* [Material to process]
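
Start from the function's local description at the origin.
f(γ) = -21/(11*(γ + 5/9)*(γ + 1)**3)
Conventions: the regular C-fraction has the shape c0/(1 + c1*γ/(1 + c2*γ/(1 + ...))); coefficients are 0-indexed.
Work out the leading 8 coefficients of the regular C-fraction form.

The regular C-fraction coefficients are [-189/55, 24/5, -7/4, 83/84, -646/1743, 18410/26809, -181521/1698980, 2907/5260].

Taylor coefficients (expand at 0): a_0 = -189/55, a_1 = 4536/275, a_2 = -69174/1375, a_3 = 858816/6875, a_4 = -9501219/34375, a_5 = 97914096/171875, a_6 = -963914364/859375, a_7 = 9206791776/4296875.
c0 = a_0 = -189/55. Peel one level at a time: if S = 1 + c*γ/S' with S'(0) = 1, then c is the γ-coefficient of S and S' = c*γ/(S - 1).
S_1 = c0/f = 1 + (24/5)*γ + (42/5)*γ^2 + ...; c1 = 24/5.
S_2 = c1*γ/(S_1 - 1) = 1 + (-7/4)*γ + (83/48)*γ^2 + ...; c2 = -7/4.
S_3 = c2*γ/(S_2 - 1) = 1 + (83/84)*γ + (323/882)*γ^2 + ...; c3 = 83/84.
S_4 = c3*γ/(S_3 - 1) = 1 + (-646/1743)*γ + (5260/20667)*γ^2 + ...; c4 = -646/1743.
S_5 = c4*γ/(S_4 - 1) = 1 + (18410/26809)*γ + (15309/208658)*γ^2 + ...; c5 = 18410/26809.
S_6 = c5*γ/(S_5 - 1) = 1 + (-181521/1698980)*γ + (1633689/27667600)*γ^2 + ...; c6 = -181521/1698980.
S_7 = c6*γ/(S_6 - 1) = 1 + (2907/5260)*γ + ...; c7 = 2907/5260.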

* [Task]
Starting with the first line of the entries and ending with the line that has "Conventions: the regular", copy each line exactly and add nothing.

* [Result for this task]
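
Start from the function's local description at the origin.
f(γ) = -21/(11*(γ + 5/9)*(γ + 1)**3)
Conventions: the regular C-fraction has the shape c0/(1 + c1*γ/(1 + c2*γ/(1 + ...))); coefficients are 0-indexed.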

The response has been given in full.